What you need to produce is the complete listing, repeated exactly.

═══ EXCERPTED RECORDS

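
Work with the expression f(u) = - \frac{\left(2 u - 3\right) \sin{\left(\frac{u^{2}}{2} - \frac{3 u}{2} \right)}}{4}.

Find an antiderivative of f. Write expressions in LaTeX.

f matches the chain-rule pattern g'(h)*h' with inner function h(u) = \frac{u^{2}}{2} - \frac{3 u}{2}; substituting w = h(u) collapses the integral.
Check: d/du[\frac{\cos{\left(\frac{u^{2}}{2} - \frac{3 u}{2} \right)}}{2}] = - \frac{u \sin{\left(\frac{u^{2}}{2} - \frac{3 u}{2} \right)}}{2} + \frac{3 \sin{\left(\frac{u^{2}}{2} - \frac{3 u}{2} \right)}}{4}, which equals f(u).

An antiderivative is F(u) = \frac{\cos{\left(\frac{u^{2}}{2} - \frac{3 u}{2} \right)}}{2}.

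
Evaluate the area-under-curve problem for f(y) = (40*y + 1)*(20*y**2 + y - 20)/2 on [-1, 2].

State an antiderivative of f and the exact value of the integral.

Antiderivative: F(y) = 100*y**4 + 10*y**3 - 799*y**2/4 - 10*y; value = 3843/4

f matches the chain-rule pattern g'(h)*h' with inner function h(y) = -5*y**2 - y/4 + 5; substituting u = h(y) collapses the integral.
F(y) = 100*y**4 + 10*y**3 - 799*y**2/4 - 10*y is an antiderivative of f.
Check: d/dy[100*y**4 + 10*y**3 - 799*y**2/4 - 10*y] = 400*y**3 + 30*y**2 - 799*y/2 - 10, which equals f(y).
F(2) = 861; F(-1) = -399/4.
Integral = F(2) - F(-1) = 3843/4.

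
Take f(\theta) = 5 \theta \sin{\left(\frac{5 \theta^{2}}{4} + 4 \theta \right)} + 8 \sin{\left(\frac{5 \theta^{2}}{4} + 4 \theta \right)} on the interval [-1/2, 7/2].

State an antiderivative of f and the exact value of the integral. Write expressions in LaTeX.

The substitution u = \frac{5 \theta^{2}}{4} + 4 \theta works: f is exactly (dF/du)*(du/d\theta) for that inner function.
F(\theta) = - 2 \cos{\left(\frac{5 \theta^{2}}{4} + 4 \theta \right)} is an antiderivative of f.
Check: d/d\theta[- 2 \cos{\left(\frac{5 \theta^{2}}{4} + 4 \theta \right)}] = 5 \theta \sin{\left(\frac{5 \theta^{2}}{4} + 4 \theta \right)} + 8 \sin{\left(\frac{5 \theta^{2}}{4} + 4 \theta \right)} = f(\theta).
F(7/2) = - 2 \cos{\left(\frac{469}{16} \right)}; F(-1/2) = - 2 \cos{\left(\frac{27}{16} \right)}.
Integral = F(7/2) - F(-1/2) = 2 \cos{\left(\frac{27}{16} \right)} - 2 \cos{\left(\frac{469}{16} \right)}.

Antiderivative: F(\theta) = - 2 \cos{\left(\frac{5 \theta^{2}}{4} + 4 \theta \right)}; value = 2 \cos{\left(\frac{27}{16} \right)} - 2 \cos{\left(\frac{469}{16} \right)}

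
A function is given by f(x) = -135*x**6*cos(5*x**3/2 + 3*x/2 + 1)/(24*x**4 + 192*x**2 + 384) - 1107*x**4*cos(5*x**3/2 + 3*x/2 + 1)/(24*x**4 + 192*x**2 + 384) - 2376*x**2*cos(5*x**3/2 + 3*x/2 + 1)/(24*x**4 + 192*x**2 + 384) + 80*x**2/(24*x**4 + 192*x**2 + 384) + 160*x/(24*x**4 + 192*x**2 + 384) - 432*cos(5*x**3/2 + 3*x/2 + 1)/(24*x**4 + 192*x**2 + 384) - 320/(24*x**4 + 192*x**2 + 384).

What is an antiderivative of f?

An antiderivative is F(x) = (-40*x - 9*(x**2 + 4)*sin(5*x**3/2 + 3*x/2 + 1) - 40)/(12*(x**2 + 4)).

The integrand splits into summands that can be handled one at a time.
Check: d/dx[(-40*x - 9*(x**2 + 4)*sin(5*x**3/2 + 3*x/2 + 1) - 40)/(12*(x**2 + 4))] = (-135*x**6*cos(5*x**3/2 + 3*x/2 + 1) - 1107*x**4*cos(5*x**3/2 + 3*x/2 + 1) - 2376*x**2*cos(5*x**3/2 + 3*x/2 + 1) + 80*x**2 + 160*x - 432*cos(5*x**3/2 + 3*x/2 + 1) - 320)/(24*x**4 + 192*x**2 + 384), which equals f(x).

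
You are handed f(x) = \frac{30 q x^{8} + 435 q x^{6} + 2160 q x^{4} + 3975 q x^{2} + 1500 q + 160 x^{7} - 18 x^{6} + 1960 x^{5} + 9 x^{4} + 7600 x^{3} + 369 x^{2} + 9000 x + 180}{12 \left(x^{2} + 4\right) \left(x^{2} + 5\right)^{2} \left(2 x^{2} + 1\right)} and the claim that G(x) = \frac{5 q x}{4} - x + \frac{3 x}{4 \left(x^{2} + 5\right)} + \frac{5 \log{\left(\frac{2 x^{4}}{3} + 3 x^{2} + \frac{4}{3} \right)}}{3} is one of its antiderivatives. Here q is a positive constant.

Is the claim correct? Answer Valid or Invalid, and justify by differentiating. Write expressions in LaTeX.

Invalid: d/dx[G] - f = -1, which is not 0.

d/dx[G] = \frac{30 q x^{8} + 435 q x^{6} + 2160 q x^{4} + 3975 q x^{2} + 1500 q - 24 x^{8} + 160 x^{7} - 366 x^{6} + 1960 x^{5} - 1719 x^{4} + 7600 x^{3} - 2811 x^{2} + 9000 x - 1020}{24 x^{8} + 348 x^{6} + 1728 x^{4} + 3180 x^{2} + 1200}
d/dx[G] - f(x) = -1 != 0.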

══════

YOUR SOLUTION:
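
Work with the expression f(u) = - \frac{\left(2 u - 3\right) \sin{\left(\frac{u^{2}}{2} - \frac{3 u}{2} \right)}}{4}.

Find an antiderivative of f. Write expressions in LaTeX.

f matches the chain-rule pattern g'(h)*h' with inner function h(u) = \frac{u^{2}}{2} - \frac{3 u}{2}; substituting w = h(u) collapses the integral.
Check: d/du[\frac{\cos{\left(\frac{u^{2}}{2} - \frac{3 u}{2} \right)}}{2}] = - \frac{u \sin{\left(\frac{u^{2}}{2} - \frac{3 u}{2} \right)}}{2} + \frac{3 \sin{\left(\frac{u^{2}}{2} - \frac{3 u}{2} \right)}}{4}, which equals f(u).

An antiderivative is F(u) = \frac{\cos{\left(\frac{u^{2}}{2} - \frac{3 u}{2} \right)}}{2}.

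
Evaluate the area-under-curve problem for f(y) = (40*y + 1)*(20*y**2 + y - 20)/2 on [-1, 2].

State an antiderivative of f and the exact value of the integral.

Antiderivative: F(y) = 100*y**4 + 10*y**3 - 799*y**2/4 - 10*y; value = 3843/4

f matches the chain-rule pattern g'(h)*h' with inner function h(y) = -5*y**2 - y/4 + 5; substituting u = h(y) collapses the integral.
F(y) = 100*y**4 + 10*y**3 - 799*y**2/4 - 10*y is an antiderivative of f.
Check: d/dy[100*y**4 + 10*y**3 - 799*y**2/4 - 10*y] = 400*y**3 + 30*y**2 - 799*y/2 - 10, which equals f(y).
F(2) = 861; F(-1) = -399/4.
Integral = F(2) - F(-1) = 3843/4.

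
Take f(\theta) = 5 \theta \sin{\left(\frac{5 \theta^{2}}{4} + 4 \theta \right)} + 8 \sin{\left(\frac{5 \theta^{2}}{4} + 4 \theta \right)} on the interval [-1/2, 7/2].

State an antiderivative of f and the exact value of the integral. Write expressions in LaTeX.

The substitution u = \frac{5 \theta^{2}}{4} + 4 \theta works: f is exactly (dF/du)*(du/d\theta) for that inner function.
F(\theta) = - 2 \cos{\left(\frac{5 \theta^{2}}{4} + 4 \theta \right)} is an antiderivative of f.
Check: d/d\theta[- 2 \cos{\left(\frac{5 \theta^{2}}{4} + 4 \theta \right)}] = 5 \theta \sin{\left(\frac{5 \theta^{2}}{4} + 4 \theta \right)} + 8 \sin{\left(\frac{5 \theta^{2}}{4} + 4 \theta \right)} = f(\theta).
F(7/2) = - 2 \cos{\left(\frac{469}{16} \right)}; F(-1/2) = - 2 \cos{\left(\frac{27}{16} \right)}.
Integral = F(7/2) - F(-1/2) = 2 \cos{\left(\frac{27}{16} \right)} - 2 \cos{\left(\frac{469}{16} \right)}.

Antiderivative: F(\theta) = - 2 \cos{\left(\frac{5 \theta^{2}}{4} + 4 \theta \right)}; value = 2 \cos{\left(\frac{27}{16} \right)} - 2 \cos{\left(\frac{469}{16} \right)}

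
A function is given by f(x) = -135*x**6*cos(5*x**3/2 + 3*x/2 + 1)/(24*x**4 + 192*x**2 + 384) - 1107*x**4*cos(5*x**3/2 + 3*x/2 + 1)/(24*x**4 + 192*x**2 + 384) - 2376*x**2*cos(5*x**3/2 + 3*x/2 + 1)/(24*x**4 + 192*x**2 + 384) + 80*x**2/(24*x**4 + 192*x**2 + 384) + 160*x/(24*x**4 + 192*x**2 + 384) - 432*cos(5*x**3/2 + 3*x/2 + 1)/(24*x**4 + 192*x**2 + 384) - 320/(24*x**4 + 192*x**2 + 384).

What is an antiderivative of f?

An antiderivative is F(x) = (-40*x - 9*(x**2 + 4)*sin(5*x**3/2 + 3*x/2 + 1) - 40)/(12*(x**2 + 4)).

The integrand splits into summands that can be handled one at a time.
Check: d/dx[(-40*x - 9*(x**2 + 4)*sin(5*x**3/2 + 3*x/2 + 1) - 40)/(12*(x**2 + 4))] = (-135*x**6*cos(5*x**3/2 + 3*x/2 + 1) - 1107*x**4*cos(5*x**3/2 + 3*x/2 + 1) - 2376*x**2*cos(5*x**3/2 + 3*x/2 + 1) + 80*x**2 + 160*x - 432*cos(5*x**3/2 + 3*x/2 + 1) - 320)/(24*x**4 + 192*x**2 + 384), which equals f(x).

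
You are handed f(x) = \frac{30 q x^{8} + 435 q x^{6} + 2160 q x^{4} + 3975 q x^{2} + 1500 q + 160 x^{7} - 18 x^{6} + 1960 x^{5} + 9 x^{4} + 7600 x^{3} + 369 x^{2} + 9000 x + 180}{12 \left(x^{2} + 4\right) \left(x^{2} + 5\right)^{2} \left(2 x^{2} + 1\right)} and the claim that G(x) = \frac{5 q x}{4} - x + \frac{3 x}{4 \left(x^{2} + 5\right)} + \frac{5 \log{\left(\frac{2 x^{4}}{3} + 3 x^{2} + \frac{4}{3} \right)}}{3} is one of its antiderivatives. Here q is a positive constant.

Is the claim correct? Answer Valid or Invalid, and justify by differentiating. Write expressions in LaTeX.

Invalid: d/dx[G] - f = -1, which is not 0.

d/dx[G] = \frac{30 q x^{8} + 435 q x^{6} + 2160 q x^{4} + 3975 q x^{2} + 1500 q - 24 x^{8} + 160 x^{7} - 366 x^{6} + 1960 x^{5} - 1719 x^{4} + 7600 x^{3} - 2811 x^{2} + 9000 x - 1020}{24 x^{8} + 348 x^{6} + 1728 x^{4} + 3180 x^{2} + 1200}
d/dx[G] - f(x) = -1 != 0.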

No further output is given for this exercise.